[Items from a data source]
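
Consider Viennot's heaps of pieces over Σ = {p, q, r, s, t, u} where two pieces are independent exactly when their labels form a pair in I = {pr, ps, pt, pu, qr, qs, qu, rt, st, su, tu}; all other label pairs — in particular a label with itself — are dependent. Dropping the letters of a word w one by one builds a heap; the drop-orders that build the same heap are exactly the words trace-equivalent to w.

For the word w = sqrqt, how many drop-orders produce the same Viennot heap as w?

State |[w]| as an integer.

#0=s has no predecessor
#1=q has no predecessor
#2=r depends on [0:s]
#3=q depends on [1:q]
#4=t depends on [3:q]
sources: [0:s, 1:q]
N(rest) = Σ N(rest − s) over sources s of rest; N(one piece) = 1:
  size 1 → [2]=1  [4]=1
  size 2 → [0,2]=1  [2,4]=2  [3,4]=1
  size 3 → [0,2,4]=3  [1,3,4]=1  [2,3,4]=3
  first=0(s) contributes 4
  first=1(q) contributes 6
|[w]| = 10

10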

■ ACTION ITEM: Exactly as given, repeat every record above.

■ WRITTEN REPLY:
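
Consider Viennot's heaps of pieces over Σ = {p, q, r, s, t, u} where two pieces are independent exactly when their labels form a pair in I = {pr, ps, pt, pu, qr, qs, qu, rt, st, su, tu}; all other label pairs — in particular a label with itself — are dependent. Dropping the letters of a word w one by one builds a heap; the drop-orders that build the same heap are exactly the words trace-equivalent to w.

For the word w = sqrqt, how many drop-orders produce the same Viennot heap as w?

State |[w]| as an integer.

#0=s has no predecessor
#1=q has no predecessor
#2=r depends on [0:s]
#3=q depends on [1:q]
#4=t depends on [3:q]
sources: [0:s, 1:q]
N(rest) = Σ N(rest − s) over sources s of rest; N(one piece) = 1:
  size 1 → [2]=1  [4]=1
  size 2 → [0,2]=1  [2,4]=2  [3,4]=1
  size 3 → [0,2,4]=3  [1,3,4]=1  [2,3,4]=3
  first=0(s) contributes 4
  first=1(q) contributes 6
|[w]| = 10

10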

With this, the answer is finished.